-- Provided records --
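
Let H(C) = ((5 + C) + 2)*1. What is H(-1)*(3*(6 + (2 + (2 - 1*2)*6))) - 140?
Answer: 4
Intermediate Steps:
H(C) = 7 + C (H(C) = (7 + C)*1 = 7 + C)
H(-1)*(3*(6 + (2 + (2 - 1*2)*6))) - 140 = (7 - 1)*(3*(6 + (2 + (2 - 1*2)*6))) - 140 = 6*(3*(6 + (2 + (2 - 2)*6))) - 140 = 6*(3*(6 + (2 + 0*6))) - 140 = 6*(3*(6 + (2 + 0))) - 140 = 6*(3*(6 + 2)) - 140 = 6*(3*8) - 140 = 6*24 - 140 = 144 - 140 = 4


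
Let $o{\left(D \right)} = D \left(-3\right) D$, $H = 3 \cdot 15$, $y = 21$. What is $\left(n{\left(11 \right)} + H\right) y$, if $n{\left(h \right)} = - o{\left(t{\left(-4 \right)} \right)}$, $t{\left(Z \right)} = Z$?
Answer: $1953$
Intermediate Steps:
$H = 45$
$o{\left(D \right)} = - 3 D^{2}$ ($o{\left(D \right)} = - 3 D D = - 3 D^{2}$)
$n{\left(h \right)} = 48$ ($n{\left(h \right)} = - \left(-3\right) \left(-4\right)^{2} = - \left(-3\right) 16 = \left(-1\right) \left(-48\right) = 48$)
$\left(n{\left(11 \right)} + H\right) y = \left(48 + 45\right) 21 = 93 \cdot 21 = 1953$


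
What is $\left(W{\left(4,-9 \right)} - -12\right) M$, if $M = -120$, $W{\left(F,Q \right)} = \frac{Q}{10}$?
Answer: $-1332$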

-- Task statement --
This exercise requires an exact copy of all the records.

-- Output for this task --
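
Let H(C) = ((5 + C) + 2)*1. What is H(-1)*(3*(6 + (2 + (2 - 1*2)*6))) - 140?
Answer: 4
Intermediate Steps:
H(C) = 7 + C (H(C) = (7 + C)*1 = 7 + C)
H(-1)*(3*(6 + (2 + (2 - 1*2)*6))) - 140 = (7 - 1)*(3*(6 + (2 + (2 - 1*2)*6))) - 140 = 6*(3*(6 + (2 + (2 - 2)*6))) - 140 = 6*(3*(6 + (2 + 0*6))) - 140 = 6*(3*(6 + (2 + 0))) - 140 = 6*(3*(6 + 2)) - 140 = 6*(3*8) - 140 = 6*24 - 140 = 144 - 140 = 4


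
Let $o{\left(D \right)} = D \left(-3\right) D$, $H = 3 \cdot 15$, $y = 21$. What is $\left(n{\left(11 \right)} + H\right) y$, if $n{\left(h \right)} = - o{\left(t{\left(-4 \right)} \right)}$, $t{\left(Z \right)} = Z$?
Answer: $1953$
Intermediate Steps:
$H = 45$
$o{\left(D \right)} = - 3 D^{2}$ ($o{\left(D \right)} = - 3 D D = - 3 D^{2}$)
$n{\left(h \right)} = 48$ ($n{\left(h \right)} = - \left(-3\right) \left(-4\right)^{2} = - \left(-3\right) 16 = \left(-1\right) \left(-48\right) = 48$)
$\left(n{\left(11 \right)} + H\right) y = \left(48 + 45\right) 21 = 93 \cdot 21 = 1953$


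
What is $\left(W{\left(4,-9 \right)} - -12\right) M$, if $M = -120$, $W{\left(F,Q \right)} = \frac{Q}{10}$?
Answer: $-1332$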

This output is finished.